*Task*:
Extract all records. Keep each one exact.

[Dataset entries]
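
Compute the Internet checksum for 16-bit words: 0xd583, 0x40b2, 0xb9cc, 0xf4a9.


Sum all words (with carry folding):
+ 0xd583 = 0xd583
+ 0x40b2 = 0x1636
+ 0xb9cc = 0xd002
+ 0xf4a9 = 0xc4ac
One's complement: ~0xc4ac
Checksum = 0x3b53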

*Response area*:
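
Compute the Internet checksum for 16-bit words: 0xd583, 0x40b2, 0xb9cc, 0xf4a9.


Sum all words (with carry folding):
+ 0xd583 = 0xd583
+ 0x40b2 = 0x1636
+ 0xb9cc = 0xd002
+ 0xf4a9 = 0xc4ac
One's complement: ~0xc4ac
Checksum = 0x3b53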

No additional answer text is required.